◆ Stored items

##########

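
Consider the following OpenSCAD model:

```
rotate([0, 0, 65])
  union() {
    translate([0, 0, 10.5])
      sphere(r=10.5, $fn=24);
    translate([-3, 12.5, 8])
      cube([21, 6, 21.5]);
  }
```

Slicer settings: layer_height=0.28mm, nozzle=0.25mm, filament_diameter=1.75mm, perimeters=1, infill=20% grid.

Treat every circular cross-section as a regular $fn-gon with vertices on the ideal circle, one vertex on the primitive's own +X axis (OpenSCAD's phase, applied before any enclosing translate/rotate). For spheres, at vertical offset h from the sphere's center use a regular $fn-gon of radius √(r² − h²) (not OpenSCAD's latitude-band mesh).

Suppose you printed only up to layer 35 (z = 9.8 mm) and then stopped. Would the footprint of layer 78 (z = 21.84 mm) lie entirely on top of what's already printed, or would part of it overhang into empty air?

entirely on top

Compare the two slices. At z = 9.8: the r=10.5 sphere contributes a regular 24-gon of circumradius √(10.5²−0.7²) = 10.477 (area = (24/2)·10.477²·sin(360°/24) = 340.90 mm²); the 21×6 cube at (-3, 12.5) contributes its full rectangle (area 126.00 mm²); Taking the union: the 2 present regions are separate (no shared area or edge), so areas and boundary lengths simply add and each stays a separate island — area = 466.90 mm²; (whole slice rotated 65° about Z — lengths, areas and connectivity unchanged). At z = 21.84: the sphere is not intersected at this z (|z−center|=11.340 > r=10.5); the cube at (-3, 12.5) (footprint 21×6) is included at this height (area 126.00 mm²); Merging all regions: only the 21×6 cube at (-3, 12.5) is present, so the union is just that shape — area = 126.00 mm²; (whole slice rotated 65° about Z — lengths, areas and connectivity unchanged). Checking containment: the cross-section at z = 21.84 is a subset of the cross-section at z = 9.8.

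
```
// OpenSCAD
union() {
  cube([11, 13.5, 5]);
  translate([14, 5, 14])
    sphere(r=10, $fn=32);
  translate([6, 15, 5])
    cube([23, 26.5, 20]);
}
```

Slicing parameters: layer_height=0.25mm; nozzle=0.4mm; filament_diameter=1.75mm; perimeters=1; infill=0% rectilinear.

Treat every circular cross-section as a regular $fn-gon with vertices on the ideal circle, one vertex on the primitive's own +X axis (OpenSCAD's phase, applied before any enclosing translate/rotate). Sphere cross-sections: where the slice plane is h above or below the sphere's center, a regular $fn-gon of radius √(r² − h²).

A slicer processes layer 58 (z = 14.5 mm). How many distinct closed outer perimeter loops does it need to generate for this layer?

At z = 14.5 mm: the cube does not reach this height (z outside [0, 5]); the sphere at (14, 5): section is a regular 32-gon, circumradius = √(r²−h²) = √(10²−0.5²) = 9.987; the 23×26.5 cube at (6, 15) contributes its full rectangle; Merging all regions: the 2 present regions are separate (no shared area or edge), so areas and boundary lengths simply add and each stays a separate island — 2 connected regions. The result has 2 disconnected regions.

2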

##########

◆ Work required
Whenever the word "perimeters" appears in a line of the data above, that line counts. Say how many lines count, and nothing more.

◆ Reply to the exercise
2